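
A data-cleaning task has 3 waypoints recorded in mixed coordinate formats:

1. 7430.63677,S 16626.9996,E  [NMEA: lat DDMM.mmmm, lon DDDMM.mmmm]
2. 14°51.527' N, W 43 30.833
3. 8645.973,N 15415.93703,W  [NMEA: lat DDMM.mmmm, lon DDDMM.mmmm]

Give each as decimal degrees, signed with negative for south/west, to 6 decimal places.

1. -74.510613, 166.449993
2. 14.858783, -43.513883
3. 86.766217, -154.265617

Point 1:
  Latitude: degrees = first 2 digits = 74, minutes = 30.63677; 74 + 30.63677/60 = 74.5106128
  hemisphere S, so the sign is −
  Longitude: split at 3 digits → 166° and 26.9996′; 166 + 26.9996/60 = 166.4499933
  E ⇒ keep positive
Point 2:
  Latitude: 14 + 51.527/60 = 14.8587833
  N → positive
  λ: 30.833′ = 0.513883°; total 43.5138833
  hemisphere W, so the sign is −
Point 3:
  Latitude: split at 2 digits → 86° and 45.973′; 86 + 45.973/60 = 86.7662167
  N ⇒ keep positive
  Lon: split at 3 digits → 154° and 15.93703′; 154 + 15.93703/60 = 154.2656172
  W → negative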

▶ [Directions for this task] Output the line containing "3. 8645.973,N 15415.93703,W" together with all later lines of the entries, exactly as written, through the final line.

▶ [Response to the task]
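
3. 8645.973,N 15415.93703,W  [NMEA: lat DDMM.mmmm, lon DDDMM.mmmm]

Give each as decimal degrees, signed with negative for south/west, to 6 decimal places.

1. -74.510613, 166.449993
2. 14.858783, -43.513883
3. 86.766217, -154.265617

Point 1:
  Latitude: degrees = first 2 digits = 74, minutes = 30.63677; 74 + 30.63677/60 = 74.5106128
  hemisphere S, so the sign is −
  Longitude: split at 3 digits → 166° and 26.9996′; 166 + 26.9996/60 = 166.4499933
  E ⇒ keep positive
Point 2:
  Latitude: 14 + 51.527/60 = 14.8587833
  N → positive
  λ: 30.833′ = 0.513883°; total 43.5138833
  hemisphere W, so the sign is −
Point 3:
  Latitude: split at 2 digits → 86° and 45.973′; 86 + 45.973/60 = 86.7662167
  N ⇒ keep positive
  Lon: split at 3 digits → 154° and 15.93703′; 154 + 15.93703/60 = 154.2656172
  W → negative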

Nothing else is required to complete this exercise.